Work instructions: The answer should be each line of the records that contains the word "adoption"; please copy them all.

Given data:
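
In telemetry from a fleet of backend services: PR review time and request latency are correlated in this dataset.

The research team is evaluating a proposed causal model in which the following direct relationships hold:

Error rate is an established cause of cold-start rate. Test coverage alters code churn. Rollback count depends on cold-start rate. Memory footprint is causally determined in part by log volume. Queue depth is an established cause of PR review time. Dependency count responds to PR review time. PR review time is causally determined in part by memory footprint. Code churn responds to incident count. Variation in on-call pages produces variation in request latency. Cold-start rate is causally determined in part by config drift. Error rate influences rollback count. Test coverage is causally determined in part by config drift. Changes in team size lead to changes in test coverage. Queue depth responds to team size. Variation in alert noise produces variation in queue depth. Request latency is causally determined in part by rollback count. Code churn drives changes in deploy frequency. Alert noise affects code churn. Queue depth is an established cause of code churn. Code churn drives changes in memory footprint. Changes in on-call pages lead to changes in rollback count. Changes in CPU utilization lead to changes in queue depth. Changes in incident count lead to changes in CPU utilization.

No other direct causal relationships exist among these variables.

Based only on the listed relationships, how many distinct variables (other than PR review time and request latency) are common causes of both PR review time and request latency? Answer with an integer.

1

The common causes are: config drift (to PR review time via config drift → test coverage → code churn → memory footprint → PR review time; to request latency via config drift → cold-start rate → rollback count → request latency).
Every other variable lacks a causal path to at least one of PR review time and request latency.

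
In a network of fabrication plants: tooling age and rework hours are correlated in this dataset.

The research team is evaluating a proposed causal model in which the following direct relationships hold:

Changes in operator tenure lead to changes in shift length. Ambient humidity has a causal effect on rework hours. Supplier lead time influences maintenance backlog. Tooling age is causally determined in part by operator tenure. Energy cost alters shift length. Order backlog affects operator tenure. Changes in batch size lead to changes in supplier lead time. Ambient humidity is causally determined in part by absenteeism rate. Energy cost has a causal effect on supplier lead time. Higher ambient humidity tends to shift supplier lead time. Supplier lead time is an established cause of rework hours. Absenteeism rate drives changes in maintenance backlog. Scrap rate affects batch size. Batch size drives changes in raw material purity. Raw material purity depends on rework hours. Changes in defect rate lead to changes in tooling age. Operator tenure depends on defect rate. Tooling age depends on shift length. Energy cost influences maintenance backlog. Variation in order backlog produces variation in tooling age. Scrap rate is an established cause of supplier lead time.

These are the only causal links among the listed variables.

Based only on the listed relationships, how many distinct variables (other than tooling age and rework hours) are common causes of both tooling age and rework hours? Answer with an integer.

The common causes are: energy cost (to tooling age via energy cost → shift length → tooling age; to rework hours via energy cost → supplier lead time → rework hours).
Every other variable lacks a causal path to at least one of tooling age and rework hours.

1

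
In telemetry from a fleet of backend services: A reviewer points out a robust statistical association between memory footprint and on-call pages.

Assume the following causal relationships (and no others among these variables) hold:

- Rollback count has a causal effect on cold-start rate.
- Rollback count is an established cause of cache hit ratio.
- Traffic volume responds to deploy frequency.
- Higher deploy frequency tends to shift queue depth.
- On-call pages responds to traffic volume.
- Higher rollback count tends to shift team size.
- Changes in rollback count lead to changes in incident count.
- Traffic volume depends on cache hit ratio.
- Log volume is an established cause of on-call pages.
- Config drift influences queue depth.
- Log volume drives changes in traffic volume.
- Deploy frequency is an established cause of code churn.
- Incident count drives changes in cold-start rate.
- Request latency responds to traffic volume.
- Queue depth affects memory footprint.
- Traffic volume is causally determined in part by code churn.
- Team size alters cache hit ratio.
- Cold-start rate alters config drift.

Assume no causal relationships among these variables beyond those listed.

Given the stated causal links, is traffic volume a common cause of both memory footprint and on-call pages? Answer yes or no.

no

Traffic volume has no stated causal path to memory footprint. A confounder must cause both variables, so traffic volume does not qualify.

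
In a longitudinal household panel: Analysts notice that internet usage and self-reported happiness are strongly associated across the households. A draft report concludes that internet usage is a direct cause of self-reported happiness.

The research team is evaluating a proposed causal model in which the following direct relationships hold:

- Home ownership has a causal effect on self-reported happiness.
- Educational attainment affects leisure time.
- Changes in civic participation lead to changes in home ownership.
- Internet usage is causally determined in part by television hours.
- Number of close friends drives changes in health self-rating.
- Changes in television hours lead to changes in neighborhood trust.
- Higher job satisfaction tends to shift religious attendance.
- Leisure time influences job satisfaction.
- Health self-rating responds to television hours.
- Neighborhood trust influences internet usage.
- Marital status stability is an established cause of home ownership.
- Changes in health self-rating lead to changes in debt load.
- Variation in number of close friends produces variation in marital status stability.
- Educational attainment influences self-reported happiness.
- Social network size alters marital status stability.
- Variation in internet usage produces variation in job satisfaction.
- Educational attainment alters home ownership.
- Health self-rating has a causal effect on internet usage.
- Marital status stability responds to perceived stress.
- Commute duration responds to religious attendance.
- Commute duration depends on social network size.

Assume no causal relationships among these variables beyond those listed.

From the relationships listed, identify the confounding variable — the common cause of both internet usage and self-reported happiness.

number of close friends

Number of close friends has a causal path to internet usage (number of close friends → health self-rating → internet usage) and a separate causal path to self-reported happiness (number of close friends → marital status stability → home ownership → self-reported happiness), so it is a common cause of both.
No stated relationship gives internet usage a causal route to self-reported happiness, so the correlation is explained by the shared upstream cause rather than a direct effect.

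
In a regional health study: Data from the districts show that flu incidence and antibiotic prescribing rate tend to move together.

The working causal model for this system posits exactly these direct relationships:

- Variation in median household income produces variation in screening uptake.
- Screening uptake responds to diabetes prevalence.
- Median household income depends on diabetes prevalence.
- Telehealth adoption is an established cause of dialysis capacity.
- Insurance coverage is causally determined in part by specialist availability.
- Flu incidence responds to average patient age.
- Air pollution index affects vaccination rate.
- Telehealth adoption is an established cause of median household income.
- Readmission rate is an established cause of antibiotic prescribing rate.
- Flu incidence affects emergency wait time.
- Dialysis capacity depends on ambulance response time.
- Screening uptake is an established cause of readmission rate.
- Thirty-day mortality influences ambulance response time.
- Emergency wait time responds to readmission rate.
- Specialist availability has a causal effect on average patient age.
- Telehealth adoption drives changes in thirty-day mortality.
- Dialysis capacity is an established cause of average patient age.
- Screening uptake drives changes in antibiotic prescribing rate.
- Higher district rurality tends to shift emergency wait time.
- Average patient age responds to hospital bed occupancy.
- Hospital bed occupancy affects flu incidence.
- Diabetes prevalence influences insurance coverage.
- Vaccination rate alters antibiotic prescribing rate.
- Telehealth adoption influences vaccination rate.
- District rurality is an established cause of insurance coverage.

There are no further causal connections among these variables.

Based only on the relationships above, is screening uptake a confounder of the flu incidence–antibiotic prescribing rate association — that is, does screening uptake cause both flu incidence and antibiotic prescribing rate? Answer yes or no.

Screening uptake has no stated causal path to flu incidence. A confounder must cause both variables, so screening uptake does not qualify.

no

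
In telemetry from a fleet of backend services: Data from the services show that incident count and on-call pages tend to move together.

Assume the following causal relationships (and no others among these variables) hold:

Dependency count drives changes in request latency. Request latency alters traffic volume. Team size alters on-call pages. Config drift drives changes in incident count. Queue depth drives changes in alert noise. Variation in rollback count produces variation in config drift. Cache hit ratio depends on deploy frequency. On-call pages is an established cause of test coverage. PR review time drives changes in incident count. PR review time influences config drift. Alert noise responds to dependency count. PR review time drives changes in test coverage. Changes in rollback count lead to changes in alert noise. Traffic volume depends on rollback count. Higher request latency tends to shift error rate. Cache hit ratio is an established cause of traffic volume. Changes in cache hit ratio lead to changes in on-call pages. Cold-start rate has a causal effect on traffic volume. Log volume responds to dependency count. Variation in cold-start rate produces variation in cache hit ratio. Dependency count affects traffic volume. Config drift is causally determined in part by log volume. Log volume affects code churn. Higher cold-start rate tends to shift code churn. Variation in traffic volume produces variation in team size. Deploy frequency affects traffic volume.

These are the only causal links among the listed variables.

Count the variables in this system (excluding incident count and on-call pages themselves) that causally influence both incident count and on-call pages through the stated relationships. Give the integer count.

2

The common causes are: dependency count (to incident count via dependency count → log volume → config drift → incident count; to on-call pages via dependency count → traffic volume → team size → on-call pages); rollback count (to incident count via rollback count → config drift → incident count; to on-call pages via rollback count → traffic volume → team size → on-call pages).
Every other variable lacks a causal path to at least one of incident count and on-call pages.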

--

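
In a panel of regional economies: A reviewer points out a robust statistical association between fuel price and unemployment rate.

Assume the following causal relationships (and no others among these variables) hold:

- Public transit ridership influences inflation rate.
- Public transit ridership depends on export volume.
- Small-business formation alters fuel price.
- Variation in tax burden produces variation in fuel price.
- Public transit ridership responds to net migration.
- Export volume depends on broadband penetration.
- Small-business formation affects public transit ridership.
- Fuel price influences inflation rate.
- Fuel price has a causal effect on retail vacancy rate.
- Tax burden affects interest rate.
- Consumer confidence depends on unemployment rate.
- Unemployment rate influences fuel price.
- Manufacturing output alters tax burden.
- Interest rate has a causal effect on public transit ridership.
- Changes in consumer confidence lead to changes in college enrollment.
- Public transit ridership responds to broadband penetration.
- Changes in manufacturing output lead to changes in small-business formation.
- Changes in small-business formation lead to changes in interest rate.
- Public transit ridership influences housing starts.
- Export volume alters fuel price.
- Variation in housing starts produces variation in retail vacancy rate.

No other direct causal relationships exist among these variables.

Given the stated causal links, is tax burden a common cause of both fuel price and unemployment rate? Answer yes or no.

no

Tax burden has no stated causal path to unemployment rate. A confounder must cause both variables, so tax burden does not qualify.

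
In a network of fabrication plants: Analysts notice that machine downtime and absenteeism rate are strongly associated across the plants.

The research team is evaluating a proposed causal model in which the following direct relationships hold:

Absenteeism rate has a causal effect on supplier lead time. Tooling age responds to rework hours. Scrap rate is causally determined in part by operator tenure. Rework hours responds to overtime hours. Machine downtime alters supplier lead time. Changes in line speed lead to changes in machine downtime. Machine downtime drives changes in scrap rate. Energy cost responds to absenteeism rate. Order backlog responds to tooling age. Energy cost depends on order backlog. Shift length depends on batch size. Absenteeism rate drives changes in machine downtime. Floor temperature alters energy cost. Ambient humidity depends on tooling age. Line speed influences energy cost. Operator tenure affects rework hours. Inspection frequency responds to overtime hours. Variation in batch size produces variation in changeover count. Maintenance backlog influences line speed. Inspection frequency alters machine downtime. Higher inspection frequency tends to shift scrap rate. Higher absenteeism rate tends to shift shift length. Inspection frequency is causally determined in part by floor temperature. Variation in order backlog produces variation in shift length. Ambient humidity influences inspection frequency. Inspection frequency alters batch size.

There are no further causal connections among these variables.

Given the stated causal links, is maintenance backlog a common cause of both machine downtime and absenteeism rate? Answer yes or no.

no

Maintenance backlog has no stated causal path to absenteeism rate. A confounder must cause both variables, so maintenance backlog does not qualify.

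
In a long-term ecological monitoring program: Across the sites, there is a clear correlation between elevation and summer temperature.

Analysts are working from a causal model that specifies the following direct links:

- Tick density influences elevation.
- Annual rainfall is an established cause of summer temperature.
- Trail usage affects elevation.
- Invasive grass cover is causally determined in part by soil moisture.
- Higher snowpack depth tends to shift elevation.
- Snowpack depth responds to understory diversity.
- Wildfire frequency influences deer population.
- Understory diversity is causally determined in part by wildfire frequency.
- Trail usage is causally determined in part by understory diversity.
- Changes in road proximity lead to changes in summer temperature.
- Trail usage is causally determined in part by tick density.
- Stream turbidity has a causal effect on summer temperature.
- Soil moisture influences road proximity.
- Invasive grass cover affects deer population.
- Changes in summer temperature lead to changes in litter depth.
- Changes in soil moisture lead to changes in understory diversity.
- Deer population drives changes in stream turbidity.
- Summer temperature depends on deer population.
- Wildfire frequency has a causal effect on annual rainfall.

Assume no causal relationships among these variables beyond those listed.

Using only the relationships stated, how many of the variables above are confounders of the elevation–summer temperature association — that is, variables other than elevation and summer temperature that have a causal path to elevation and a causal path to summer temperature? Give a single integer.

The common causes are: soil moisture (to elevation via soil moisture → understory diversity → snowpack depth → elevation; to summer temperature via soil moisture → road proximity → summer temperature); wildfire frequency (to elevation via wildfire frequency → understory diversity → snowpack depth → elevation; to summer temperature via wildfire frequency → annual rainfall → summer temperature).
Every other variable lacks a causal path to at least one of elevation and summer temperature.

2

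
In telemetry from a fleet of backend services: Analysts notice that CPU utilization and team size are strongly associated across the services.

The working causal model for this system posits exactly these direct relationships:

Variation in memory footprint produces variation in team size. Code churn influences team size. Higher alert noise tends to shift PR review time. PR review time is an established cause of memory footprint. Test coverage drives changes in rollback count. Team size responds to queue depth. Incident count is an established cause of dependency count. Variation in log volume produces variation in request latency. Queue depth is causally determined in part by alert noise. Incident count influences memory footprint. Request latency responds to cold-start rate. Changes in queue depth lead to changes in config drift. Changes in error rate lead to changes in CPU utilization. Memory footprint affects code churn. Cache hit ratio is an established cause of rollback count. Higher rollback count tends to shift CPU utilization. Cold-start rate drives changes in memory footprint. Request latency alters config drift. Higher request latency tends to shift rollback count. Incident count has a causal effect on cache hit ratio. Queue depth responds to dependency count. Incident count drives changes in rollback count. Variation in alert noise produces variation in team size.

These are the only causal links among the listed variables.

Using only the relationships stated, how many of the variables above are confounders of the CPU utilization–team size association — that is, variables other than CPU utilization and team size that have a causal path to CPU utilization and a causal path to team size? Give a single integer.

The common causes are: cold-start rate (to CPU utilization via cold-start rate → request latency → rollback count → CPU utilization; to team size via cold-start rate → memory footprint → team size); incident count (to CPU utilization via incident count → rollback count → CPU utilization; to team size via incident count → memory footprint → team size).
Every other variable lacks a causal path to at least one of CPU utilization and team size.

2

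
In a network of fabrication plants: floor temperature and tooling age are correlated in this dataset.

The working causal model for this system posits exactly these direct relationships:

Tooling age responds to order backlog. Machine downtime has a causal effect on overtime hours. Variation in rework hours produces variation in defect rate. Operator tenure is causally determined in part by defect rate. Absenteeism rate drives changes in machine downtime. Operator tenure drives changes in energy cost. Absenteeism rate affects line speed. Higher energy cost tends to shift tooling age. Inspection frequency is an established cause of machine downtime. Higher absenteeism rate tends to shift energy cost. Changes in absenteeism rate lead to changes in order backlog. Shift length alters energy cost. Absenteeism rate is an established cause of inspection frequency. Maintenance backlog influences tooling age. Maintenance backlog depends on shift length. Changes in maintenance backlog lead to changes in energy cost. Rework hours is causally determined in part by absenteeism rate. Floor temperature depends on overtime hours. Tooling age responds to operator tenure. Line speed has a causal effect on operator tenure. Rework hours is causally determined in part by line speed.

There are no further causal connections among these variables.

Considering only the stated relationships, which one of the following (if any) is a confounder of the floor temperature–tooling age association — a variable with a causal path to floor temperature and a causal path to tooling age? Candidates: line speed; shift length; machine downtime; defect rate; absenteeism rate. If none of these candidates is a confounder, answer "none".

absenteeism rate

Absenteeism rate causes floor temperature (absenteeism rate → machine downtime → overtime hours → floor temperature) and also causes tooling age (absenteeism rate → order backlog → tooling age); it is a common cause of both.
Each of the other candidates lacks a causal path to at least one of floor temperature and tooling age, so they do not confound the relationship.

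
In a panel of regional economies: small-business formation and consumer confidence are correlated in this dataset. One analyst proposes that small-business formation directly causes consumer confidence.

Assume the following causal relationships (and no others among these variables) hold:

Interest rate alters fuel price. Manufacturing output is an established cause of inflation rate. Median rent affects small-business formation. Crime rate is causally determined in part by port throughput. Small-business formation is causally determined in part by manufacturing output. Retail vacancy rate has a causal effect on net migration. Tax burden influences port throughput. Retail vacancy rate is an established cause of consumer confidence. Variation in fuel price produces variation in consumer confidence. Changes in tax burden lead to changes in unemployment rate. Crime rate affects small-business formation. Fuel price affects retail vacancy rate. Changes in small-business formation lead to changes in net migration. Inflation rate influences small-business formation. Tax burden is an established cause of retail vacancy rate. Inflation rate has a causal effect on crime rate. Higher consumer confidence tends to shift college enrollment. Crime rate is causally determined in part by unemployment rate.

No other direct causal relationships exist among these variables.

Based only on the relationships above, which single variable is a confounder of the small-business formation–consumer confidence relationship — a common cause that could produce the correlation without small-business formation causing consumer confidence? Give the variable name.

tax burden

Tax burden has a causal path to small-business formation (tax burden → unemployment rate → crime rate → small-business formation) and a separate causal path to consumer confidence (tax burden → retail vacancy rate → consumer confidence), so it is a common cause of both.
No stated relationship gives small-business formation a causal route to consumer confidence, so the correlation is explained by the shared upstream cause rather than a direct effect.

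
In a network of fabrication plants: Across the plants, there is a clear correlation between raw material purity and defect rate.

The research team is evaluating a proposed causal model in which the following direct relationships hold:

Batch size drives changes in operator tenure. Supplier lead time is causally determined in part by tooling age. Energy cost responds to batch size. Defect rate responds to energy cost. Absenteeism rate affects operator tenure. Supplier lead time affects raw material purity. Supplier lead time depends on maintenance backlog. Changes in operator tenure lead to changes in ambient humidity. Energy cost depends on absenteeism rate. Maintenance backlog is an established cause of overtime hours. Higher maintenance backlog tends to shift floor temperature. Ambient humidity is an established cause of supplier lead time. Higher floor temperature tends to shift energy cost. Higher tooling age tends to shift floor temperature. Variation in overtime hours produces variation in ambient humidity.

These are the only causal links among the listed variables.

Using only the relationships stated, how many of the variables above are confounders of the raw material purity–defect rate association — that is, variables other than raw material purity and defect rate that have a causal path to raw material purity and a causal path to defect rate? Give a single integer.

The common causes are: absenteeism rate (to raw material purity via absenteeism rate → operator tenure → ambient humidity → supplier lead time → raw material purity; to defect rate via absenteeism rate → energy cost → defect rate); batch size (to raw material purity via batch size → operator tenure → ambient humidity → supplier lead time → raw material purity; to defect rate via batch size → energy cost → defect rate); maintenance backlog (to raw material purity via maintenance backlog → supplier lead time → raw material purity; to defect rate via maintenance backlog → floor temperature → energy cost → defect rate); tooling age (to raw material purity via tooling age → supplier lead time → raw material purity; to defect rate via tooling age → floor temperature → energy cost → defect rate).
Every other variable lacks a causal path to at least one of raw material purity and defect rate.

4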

Output for this exercise:
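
- Telehealth adoption is an established cause of dialysis capacity.
- Telehealth adoption is an established cause of median household income.
- Telehealth adoption drives changes in thirty-day mortality.
- Telehealth adoption influences vaccination rate.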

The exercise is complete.